• _Activity_: Each record that follows must be reproduced exactly.

Stored items:
========

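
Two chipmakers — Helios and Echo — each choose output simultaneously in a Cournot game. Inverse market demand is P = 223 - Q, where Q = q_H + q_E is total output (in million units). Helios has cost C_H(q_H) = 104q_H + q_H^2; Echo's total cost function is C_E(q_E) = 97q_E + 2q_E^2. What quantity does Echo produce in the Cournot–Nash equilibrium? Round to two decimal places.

16.74

Helios's profit: π_H = (223 - Q)q_H - (104q_H + q_H²). Setting ∂π_H/∂q_H = 0: 119 - 4q_H - (q_E) = 0.
Echo's first-order condition: 126 - 6q_E - (q_H) = 0.
So q_H = (119 - q_E)/4 and q_E = (126 - q_H)/6.
Substituting one into the other gives q_H = 588/23 and q_E = 385/23.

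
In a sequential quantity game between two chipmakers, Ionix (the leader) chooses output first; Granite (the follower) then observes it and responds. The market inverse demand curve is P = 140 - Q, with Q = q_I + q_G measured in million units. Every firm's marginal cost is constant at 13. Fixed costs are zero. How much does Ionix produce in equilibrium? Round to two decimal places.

Solve by backward induction. Given q_I, the follower Granite maximises π_G = (140 - q_I - q_G)q_G - 13q_G.
Setting the follower's marginal profit to zero, 127 - q_I - 2q_G = 0, i.e. q_G = (127 - q_I)/2.
Ionix substitutes q_G(q_I) into its own profit: π_I = q_I(140 - q_I - (127 - q_I)/2) - 13q_I = (153/2 - (1/2)q_I)q_I - 13q_I.
Maximising: ∂π_I/∂q_I = 127/2 - q_I = 0, giving q_I = 127/2.
Then q_G = (127 - 127/2)/2 = 127/4.

63.50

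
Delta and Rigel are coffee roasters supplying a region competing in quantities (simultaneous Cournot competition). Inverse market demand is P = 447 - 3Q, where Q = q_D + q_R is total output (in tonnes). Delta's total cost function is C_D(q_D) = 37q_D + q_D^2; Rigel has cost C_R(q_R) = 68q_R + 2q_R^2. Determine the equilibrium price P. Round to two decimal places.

245.66

Delta's profit: π_D = (447 - 3Q)q_D - (37q_D + q_D²). Setting ∂π_D/∂q_D = 0: 410 - 8q_D - 3(q_R) = 0.
Rigel's first-order condition: 379 - 10q_R - 3(q_D) = 0.
Rearranging gives the reaction functions q_D = (410 - 3q_R)/8 and q_R = (379 - 3q_D)/10.
Solving the pair: q_D = 41.7324, q_R = 1802/71.
Total output Q = 67.1127, so price P = 447 - 3·67.1127 = 245.6620.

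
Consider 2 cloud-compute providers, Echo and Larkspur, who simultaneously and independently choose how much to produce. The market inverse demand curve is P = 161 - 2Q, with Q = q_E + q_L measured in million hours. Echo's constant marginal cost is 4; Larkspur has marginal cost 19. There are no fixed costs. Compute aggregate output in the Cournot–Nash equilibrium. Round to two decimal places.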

========

• _Written answer_:
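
Two chipmakers — Helios and Echo — each choose output simultaneously in a Cournot game. Inverse market demand is P = 223 - Q, where Q = q_H + q_E is total output (in million units). Helios has cost C_H(q_H) = 104q_H + q_H^2; Echo's total cost function is C_E(q_E) = 97q_E + 2q_E^2. What quantity does Echo produce in the Cournot–Nash equilibrium? Round to two decimal places.

16.74

Helios's profit: π_H = (223 - Q)q_H - (104q_H + q_H²). Setting ∂π_H/∂q_H = 0: 119 - 4q_H - (q_E) = 0.
Echo's first-order condition: 126 - 6q_E - (q_H) = 0.
So q_H = (119 - q_E)/4 and q_E = (126 - q_H)/6.
Substituting one into the other gives q_H = 588/23 and q_E = 385/23.

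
In a sequential quantity game between two chipmakers, Ionix (the leader) chooses output first; Granite (the follower) then observes it and responds. The market inverse demand curve is P = 140 - Q, with Q = q_I + q_G measured in million units. Every firm's marginal cost is constant at 13. Fixed costs are zero. How much does Ionix produce in equilibrium? Round to two decimal places.

Solve by backward induction. Given q_I, the follower Granite maximises π_G = (140 - q_I - q_G)q_G - 13q_G.
Setting the follower's marginal profit to zero, 127 - q_I - 2q_G = 0, i.e. q_G = (127 - q_I)/2.
Ionix substitutes q_G(q_I) into its own profit: π_I = q_I(140 - q_I - (127 - q_I)/2) - 13q_I = (153/2 - (1/2)q_I)q_I - 13q_I.
Maximising: ∂π_I/∂q_I = 127/2 - q_I = 0, giving q_I = 127/2.
Then q_G = (127 - 127/2)/2 = 127/4.

63.50

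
Delta and Rigel are coffee roasters supplying a region competing in quantities (simultaneous Cournot competition). Inverse market demand is P = 447 - 3Q, where Q = q_D + q_R is total output (in tonnes). Delta's total cost function is C_D(q_D) = 37q_D + q_D^2; Rigel has cost C_R(q_R) = 68q_R + 2q_R^2. Determine the equilibrium price P. Round to two decimal places.

245.66

Delta's profit: π_D = (447 - 3Q)q_D - (37q_D + q_D²). Setting ∂π_D/∂q_D = 0: 410 - 8q_D - 3(q_R) = 0.
Rigel's first-order condition: 379 - 10q_R - 3(q_D) = 0.
Rearranging gives the reaction functions q_D = (410 - 3q_R)/8 and q_R = (379 - 3q_D)/10.
Solving the pair: q_D = 41.7324, q_R = 1802/71.
Total output Q = 67.1127, so price P = 447 - 3·67.1127 = 245.6620.

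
Consider 2 cloud-compute providers, Echo and Larkspur, who simultaneously and independently choose how much to produce. The market inverse demand curve is P = 161 - 2Q, with Q = q_E + q_L measured in million hours. Echo's constant marginal cost is 4; Larkspur has marginal cost 19. There are no fixed costs. Compute aggregate output in the Cournot–Nash equilibrium. Round to two decimal places.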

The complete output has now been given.